WHAT YOU SHOULD DO - Reproduce nothing but the lines from the one containing "level = -2*error - valve_cmd - 2*bias + 6" to the end of the records below, each exactly as written.

Stored data entries
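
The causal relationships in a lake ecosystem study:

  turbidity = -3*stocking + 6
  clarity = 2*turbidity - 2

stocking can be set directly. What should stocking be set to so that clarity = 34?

Substituting into the clarity equation gives clarity = -6*stocking + 10.
Solve -6*stocking + 10 = 34: stocking = (34 - 10) / -6 = -4.

stocking = -4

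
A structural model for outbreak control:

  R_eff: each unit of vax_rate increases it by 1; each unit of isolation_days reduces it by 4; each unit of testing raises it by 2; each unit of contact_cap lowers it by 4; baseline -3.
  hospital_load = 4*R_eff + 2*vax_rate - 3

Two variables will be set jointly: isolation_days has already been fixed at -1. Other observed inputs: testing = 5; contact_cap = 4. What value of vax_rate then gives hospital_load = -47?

vax_rate = -4

With isolation_days held at -1:
Substituting into the R_eff equation gives R_eff = vax_rate - 5.
hospital_load becomes 6*vax_rate - 23.
Solve 6*vax_rate - 23 = -47: vax_rate = (-47 + 23) / 6 = -4.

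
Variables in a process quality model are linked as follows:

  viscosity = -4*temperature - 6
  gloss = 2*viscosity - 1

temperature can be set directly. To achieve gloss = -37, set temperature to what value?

Substituting into the gloss equation gives gloss = -8*temperature - 13.
Solve -8*temperature - 13 = -37: temperature = (-37 + 13) / -8 = 3.

temperature = 3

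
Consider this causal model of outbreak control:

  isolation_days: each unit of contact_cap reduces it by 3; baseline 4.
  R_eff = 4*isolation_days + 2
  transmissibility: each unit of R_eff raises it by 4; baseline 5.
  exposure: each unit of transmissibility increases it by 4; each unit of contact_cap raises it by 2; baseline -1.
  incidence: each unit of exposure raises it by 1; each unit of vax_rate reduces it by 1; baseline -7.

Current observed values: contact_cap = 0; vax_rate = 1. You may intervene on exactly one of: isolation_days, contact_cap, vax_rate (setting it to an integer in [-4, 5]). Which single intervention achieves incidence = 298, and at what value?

Intervening on isolation_days: incidence = 64*isolation_days + 43. Reaching 298 requires isolation_days = 255/64, not an integer.
Intervening on contact_cap: incidence = -190*contact_cap + 299. Reaching 298 requires contact_cap = 1/190, not an integer.
Intervening on vax_rate: with other inputs at their observed values, incidence = -vax_rate + 300. Solving for 298 gives vax_rate = 2, within [-4, 5].

set vax_rate = 2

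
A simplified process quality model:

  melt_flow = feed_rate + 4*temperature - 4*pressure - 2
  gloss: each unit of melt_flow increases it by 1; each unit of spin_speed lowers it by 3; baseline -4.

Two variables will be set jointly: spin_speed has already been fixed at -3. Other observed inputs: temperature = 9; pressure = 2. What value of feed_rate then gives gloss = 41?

feed_rate = 10

With spin_speed held at -3:
Substituting into the melt_flow equation gives melt_flow = feed_rate + 26.
Substituting into the gloss equation gives gloss = feed_rate + 31.
Solve feed_rate + 31 = 41: feed_rate = (41 - 31) / 1 = 10.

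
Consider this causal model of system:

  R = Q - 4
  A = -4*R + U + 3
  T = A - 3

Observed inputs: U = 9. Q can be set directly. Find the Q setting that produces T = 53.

Substituting into the A equation gives A = -4*Q + 28.
So T = -4*Q + 25.
Solve -4*Q + 25 = 53: Q = (53 - 25) / -4 = -7.

Q = -7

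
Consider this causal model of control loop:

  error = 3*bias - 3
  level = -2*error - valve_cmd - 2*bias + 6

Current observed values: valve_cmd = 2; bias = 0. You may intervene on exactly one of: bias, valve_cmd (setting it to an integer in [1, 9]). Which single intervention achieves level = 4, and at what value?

Intervening on bias: level = -8*bias + 10. Reaching 4 requires bias = 3/4, not an integer.
Intervening on valve_cmd: with other inputs at their observed values, level = -valve_cmd + 12. Solving for 4 gives valve_cmd = 8, within [1, 9].

set valve_cmd = 8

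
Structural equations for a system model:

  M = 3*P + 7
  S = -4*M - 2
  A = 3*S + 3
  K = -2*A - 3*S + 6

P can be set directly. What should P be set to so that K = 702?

P = 4

Substituting into the S equation gives S = -12*P - 30.
This gives A = -36*P - 87.
K becomes 108*P + 270.
Solve 108*P + 270 = 702: P = (702 - 270) / 108 = 4.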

WRITTEN RESPONSE -
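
  level = -2*error - valve_cmd - 2*bias + 6

Current observed values: valve_cmd = 2; bias = 0. You may intervene on exactly one of: bias, valve_cmd (setting it to an integer in [1, 9]). Which single intervention achieves level = 4, and at what value?

Intervening on bias: level = -8*bias + 10. Reaching 4 requires bias = 3/4, not an integer.
Intervening on valve_cmd: with other inputs at their observed values, level = -valve_cmd + 12. Solving for 4 gives valve_cmd = 8, within [1, 9].

set valve_cmd = 8

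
Structural equations for a system model:

  M = 3*P + 7
  S = -4*M - 2
  A = 3*S + 3
  K = -2*A - 3*S + 6

P can be set directly. What should P be set to so that K = 702?

P = 4

Substituting into the S equation gives S = -12*P - 30.
This gives A = -36*P - 87.
K becomes 108*P + 270.
Solve 108*P + 270 = 702: P = (702 - 270) / 108 = 4.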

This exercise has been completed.